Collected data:
# # # #
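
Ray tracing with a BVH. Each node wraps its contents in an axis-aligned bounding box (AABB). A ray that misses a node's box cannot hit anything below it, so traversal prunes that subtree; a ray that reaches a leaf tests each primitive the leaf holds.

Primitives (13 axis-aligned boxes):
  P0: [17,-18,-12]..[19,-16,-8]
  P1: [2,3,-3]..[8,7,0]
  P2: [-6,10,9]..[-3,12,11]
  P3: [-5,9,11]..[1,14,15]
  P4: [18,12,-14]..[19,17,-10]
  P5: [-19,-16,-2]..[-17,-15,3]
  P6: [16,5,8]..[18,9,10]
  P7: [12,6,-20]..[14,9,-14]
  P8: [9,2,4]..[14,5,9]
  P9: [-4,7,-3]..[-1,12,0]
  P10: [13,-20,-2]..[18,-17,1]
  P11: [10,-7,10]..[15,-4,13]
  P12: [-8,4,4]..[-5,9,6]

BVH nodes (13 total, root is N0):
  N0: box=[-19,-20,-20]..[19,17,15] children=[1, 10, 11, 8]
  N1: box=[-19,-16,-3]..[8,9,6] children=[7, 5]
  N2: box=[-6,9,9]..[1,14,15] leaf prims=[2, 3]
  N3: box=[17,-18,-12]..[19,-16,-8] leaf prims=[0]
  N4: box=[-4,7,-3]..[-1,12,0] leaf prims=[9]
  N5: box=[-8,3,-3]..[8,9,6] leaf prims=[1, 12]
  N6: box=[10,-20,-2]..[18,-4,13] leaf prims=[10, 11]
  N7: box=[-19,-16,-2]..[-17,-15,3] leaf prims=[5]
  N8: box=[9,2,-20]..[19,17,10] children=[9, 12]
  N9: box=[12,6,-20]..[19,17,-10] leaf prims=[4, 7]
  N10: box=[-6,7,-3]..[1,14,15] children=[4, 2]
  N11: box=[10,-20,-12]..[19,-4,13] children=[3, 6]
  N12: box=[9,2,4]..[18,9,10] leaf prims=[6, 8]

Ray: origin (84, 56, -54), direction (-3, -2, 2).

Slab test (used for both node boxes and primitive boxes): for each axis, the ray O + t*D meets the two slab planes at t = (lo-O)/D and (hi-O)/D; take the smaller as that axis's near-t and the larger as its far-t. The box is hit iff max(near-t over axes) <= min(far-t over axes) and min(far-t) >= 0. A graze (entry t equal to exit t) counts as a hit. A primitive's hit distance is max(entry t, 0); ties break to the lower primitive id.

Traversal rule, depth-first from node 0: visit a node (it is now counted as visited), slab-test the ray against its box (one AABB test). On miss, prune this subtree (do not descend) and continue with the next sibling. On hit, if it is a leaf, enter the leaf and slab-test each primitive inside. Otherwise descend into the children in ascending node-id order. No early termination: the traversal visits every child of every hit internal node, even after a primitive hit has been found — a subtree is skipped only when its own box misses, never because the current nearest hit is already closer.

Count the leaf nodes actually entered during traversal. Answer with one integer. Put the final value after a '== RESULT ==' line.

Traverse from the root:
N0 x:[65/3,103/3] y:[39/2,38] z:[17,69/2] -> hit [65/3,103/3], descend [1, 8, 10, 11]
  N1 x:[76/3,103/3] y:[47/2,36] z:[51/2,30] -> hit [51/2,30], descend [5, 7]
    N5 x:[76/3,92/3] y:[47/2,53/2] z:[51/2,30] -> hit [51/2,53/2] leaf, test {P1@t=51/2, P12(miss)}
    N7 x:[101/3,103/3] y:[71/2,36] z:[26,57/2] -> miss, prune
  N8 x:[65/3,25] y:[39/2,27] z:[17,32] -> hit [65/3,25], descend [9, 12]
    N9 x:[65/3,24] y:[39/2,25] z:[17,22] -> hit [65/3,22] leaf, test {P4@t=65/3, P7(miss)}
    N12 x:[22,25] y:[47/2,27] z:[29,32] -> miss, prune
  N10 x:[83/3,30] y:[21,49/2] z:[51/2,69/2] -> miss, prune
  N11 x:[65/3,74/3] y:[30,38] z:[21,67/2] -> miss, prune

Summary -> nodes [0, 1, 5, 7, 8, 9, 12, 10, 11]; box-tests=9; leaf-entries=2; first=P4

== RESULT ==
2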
# # # #
### EXERCISE PROMPT
Reproduce each entry word for word.

### RESULT
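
Ray tracing with a BVH. Each node wraps its contents in an axis-aligned bounding box (AABB). A ray that misses a node's box cannot hit anything below it, so traversal prunes that subtree; a ray that reaches a leaf tests each primitive the leaf holds.

Primitives (13 axis-aligned boxes):
  P0: [17,-18,-12]..[19,-16,-8]
  P1: [2,3,-3]..[8,7,0]
  P2: [-6,10,9]..[-3,12,11]
  P3: [-5,9,11]..[1,14,15]
  P4: [18,12,-14]..[19,17,-10]
  P5: [-19,-16,-2]..[-17,-15,3]
  P6: [16,5,8]..[18,9,10]
  P7: [12,6,-20]..[14,9,-14]
  P8: [9,2,4]..[14,5,9]
  P9: [-4,7,-3]..[-1,12,0]
  P10: [13,-20,-2]..[18,-17,1]
  P11: [10,-7,10]..[15,-4,13]
  P12: [-8,4,4]..[-5,9,6]

BVH nodes (13 total, root is N0):
  N0: box=[-19,-20,-20]..[19,17,15] children=[1, 10, 11, 8]
  N1: box=[-19,-16,-3]..[8,9,6] children=[7, 5]
  N2: box=[-6,9,9]..[1,14,15] leaf prims=[2, 3]
  N3: box=[17,-18,-12]..[19,-16,-8] leaf prims=[0]
  N4: box=[-4,7,-3]..[-1,12,0] leaf prims=[9]
  N5: box=[-8,3,-3]..[8,9,6] leaf prims=[1, 12]
  N6: box=[10,-20,-2]..[18,-4,13] leaf prims=[10, 11]
  N7: box=[-19,-16,-2]..[-17,-15,3] leaf prims=[5]
  N8: box=[9,2,-20]..[19,17,10] children=[9, 12]
  N9: box=[12,6,-20]..[19,17,-10] leaf prims=[4, 7]
  N10: box=[-6,7,-3]..[1,14,15] children=[4, 2]
  N11: box=[10,-20,-12]..[19,-4,13] children=[3, 6]
  N12: box=[9,2,4]..[18,9,10] leaf prims=[6, 8]

Ray: origin (84, 56, -54), direction (-3, -2, 2).

Slab test (used for both node boxes and primitive boxes): for each axis, the ray O + t*D meets the two slab planes at t = (lo-O)/D and (hi-O)/D; take the smaller as that axis's near-t and the larger as its far-t. The box is hit iff max(near-t over axes) <= min(far-t over axes) and min(far-t) >= 0. A graze (entry t equal to exit t) counts as a hit. A primitive's hit distance is max(entry t, 0); ties break to the lower primitive id.

Traversal rule, depth-first from node 0: visit a node (it is now counted as visited), slab-test the ray against its box (one AABB test). On miss, prune this subtree (do not descend) and continue with the next sibling. On hit, if it is a leaf, enter the leaf and slab-test each primitive inside. Otherwise descend into the children in ascending node-id order. No early termination: the traversal visits every child of every hit internal node, even after a primitive hit has been found — a subtree is skipped only when its own box misses, never because the current nearest hit is already closer.

Count the leaf nodes actually entered during traversal. Answer with one integer. Put the final value after a '== RESULT ==' line.

Traverse from the root:
N0 x:[65/3,103/3] y:[39/2,38] z:[17,69/2] -> hit [65/3,103/3], descend [1, 8, 10, 11]
  N1 x:[76/3,103/3] y:[47/2,36] z:[51/2,30] -> hit [51/2,30], descend [5, 7]
    N5 x:[76/3,92/3] y:[47/2,53/2] z:[51/2,30] -> hit [51/2,53/2] leaf, test {P1@t=51/2, P12(miss)}
    N7 x:[101/3,103/3] y:[71/2,36] z:[26,57/2] -> miss, prune
  N8 x:[65/3,25] y:[39/2,27] z:[17,32] -> hit [65/3,25], descend [9, 12]
    N9 x:[65/3,24] y:[39/2,25] z:[17,22] -> hit [65/3,22] leaf, test {P4@t=65/3, P7(miss)}
    N12 x:[22,25] y:[47/2,27] z:[29,32] -> miss, prune
  N10 x:[83/3,30] y:[21,49/2] z:[51/2,69/2] -> miss, prune
  N11 x:[65/3,74/3] y:[30,38] z:[21,67/2] -> miss, prune

Summary -> nodes [0, 1, 5, 7, 8, 9, 12, 10, 11]; box-tests=9; leaf-entries=2; first=P4

== RESULT ==
2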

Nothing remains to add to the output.